**DESCRIPTION OF THE TASK:** Scan the records for "grid" and copy each line that contains it.

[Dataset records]
● ● ● ● ● ● ●

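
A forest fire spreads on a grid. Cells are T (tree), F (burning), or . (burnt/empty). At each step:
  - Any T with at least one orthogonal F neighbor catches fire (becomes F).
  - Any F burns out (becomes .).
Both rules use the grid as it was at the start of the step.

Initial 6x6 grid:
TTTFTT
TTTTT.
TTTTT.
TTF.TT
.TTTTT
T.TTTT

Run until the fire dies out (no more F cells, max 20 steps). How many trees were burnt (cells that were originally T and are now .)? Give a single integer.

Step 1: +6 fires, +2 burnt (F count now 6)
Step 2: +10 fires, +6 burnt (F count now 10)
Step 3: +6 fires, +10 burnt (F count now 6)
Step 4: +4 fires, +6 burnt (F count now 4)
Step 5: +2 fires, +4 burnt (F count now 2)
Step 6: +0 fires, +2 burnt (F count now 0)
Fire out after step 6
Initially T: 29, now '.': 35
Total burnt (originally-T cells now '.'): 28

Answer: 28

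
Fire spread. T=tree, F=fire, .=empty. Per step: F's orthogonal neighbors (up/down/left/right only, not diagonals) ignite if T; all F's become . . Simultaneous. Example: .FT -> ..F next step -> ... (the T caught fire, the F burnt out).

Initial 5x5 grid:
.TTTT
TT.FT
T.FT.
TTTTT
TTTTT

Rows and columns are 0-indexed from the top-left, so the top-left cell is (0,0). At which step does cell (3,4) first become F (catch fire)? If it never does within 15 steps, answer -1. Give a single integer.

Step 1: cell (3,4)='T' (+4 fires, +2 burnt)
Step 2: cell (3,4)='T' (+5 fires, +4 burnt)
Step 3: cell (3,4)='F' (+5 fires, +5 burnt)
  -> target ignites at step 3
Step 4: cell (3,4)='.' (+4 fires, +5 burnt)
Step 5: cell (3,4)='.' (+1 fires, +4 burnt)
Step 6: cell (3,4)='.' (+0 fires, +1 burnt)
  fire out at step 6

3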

● ● ● ● ● ● ●

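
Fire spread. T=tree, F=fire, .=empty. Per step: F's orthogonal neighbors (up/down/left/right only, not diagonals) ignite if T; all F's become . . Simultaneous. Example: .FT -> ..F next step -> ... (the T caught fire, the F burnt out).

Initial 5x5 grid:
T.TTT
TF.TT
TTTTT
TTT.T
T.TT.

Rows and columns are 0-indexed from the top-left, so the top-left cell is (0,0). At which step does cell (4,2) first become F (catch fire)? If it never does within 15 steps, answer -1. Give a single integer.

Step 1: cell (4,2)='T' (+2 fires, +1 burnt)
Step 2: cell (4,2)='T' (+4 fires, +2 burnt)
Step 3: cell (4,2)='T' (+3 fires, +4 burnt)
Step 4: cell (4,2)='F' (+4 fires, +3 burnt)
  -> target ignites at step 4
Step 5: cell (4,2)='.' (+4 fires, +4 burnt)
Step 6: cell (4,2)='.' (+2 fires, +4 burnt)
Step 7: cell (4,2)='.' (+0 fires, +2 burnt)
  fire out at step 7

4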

● ● ● ● ● ● ●

**YOUR RESPONSE:**
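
A forest fire spreads on a grid. Cells are T (tree), F (burning), or . (burnt/empty). At each step:
Both rules use the grid as it was at the start of the step.
Initial 6x6 grid:
Initial 5x5 grid:
Initial 5x5 grid: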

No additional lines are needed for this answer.